» **Information supplied**:

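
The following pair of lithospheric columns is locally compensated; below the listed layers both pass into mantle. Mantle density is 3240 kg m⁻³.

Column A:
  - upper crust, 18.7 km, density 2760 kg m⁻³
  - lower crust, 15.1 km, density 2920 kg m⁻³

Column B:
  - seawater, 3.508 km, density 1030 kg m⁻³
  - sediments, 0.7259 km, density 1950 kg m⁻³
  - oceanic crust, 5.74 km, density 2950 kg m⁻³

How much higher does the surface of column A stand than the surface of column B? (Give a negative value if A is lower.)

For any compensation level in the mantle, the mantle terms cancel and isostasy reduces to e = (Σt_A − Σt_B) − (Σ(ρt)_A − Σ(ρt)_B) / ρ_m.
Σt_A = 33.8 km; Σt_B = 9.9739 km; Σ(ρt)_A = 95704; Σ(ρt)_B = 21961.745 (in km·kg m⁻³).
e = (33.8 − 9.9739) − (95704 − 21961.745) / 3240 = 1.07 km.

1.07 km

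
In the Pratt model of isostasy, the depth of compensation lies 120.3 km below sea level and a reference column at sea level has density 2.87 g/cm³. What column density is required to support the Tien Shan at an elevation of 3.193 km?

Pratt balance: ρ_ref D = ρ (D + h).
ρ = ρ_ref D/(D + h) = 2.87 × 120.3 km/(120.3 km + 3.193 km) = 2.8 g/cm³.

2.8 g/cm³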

* * *

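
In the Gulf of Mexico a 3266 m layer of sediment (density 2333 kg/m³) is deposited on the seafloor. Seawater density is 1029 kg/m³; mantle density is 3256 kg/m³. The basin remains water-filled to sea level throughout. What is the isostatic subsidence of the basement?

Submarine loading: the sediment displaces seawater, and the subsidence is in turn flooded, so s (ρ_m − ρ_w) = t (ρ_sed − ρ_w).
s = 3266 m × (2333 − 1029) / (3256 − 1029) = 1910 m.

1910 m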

» **Work required**: Tally the lines of the material above that include the string "crust", then give the number with no other text.

» **Response**: 3